** Opening DATASET EXCERPTS block **

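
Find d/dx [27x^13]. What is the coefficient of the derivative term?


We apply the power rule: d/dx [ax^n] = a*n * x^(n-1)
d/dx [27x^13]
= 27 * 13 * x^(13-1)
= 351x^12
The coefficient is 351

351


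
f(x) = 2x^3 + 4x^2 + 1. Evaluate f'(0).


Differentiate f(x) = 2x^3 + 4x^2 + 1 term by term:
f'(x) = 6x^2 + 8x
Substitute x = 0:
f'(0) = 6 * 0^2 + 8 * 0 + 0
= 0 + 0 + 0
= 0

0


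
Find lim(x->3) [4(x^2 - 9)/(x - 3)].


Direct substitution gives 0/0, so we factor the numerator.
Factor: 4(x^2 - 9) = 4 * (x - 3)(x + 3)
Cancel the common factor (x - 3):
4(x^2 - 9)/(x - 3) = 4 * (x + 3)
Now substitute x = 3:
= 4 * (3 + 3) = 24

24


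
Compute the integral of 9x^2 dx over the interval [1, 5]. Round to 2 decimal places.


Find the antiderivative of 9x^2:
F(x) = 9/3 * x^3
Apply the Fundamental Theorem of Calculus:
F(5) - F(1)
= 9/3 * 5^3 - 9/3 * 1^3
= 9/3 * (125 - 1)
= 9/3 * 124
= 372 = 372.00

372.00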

** Closing DATASET EXCERPTS block **
** Opening DATASET EXCERPTS block **

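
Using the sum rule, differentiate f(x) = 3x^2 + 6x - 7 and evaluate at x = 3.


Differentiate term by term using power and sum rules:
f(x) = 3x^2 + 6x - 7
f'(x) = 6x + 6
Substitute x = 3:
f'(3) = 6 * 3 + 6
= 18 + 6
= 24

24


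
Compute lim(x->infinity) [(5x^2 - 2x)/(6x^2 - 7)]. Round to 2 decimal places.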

** Closing DATASET EXCERPTS block **

# WHAT THE EXERCISE ASKS:
Your answer must be the lines above from the one containing "Using the sum" to the one containing "Compute lim(x->infinity) [(5x^2", both included, restated word for word.

# EXERCISE OUTPUT:
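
Using the sum rule, differentiate f(x) = 3x^2 + 6x - 7 and evaluate at x = 3.


Differentiate term by term using power and sum rules:
f(x) = 3x^2 + 6x - 7
f'(x) = 6x + 6
Substitute x = 3:
f'(3) = 6 * 3 + 6
= 18 + 6
= 24

24


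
Compute lim(x->infinity) [(5x^2 - 2x)/(6x^2 - 7)]. Round to 2 decimal places.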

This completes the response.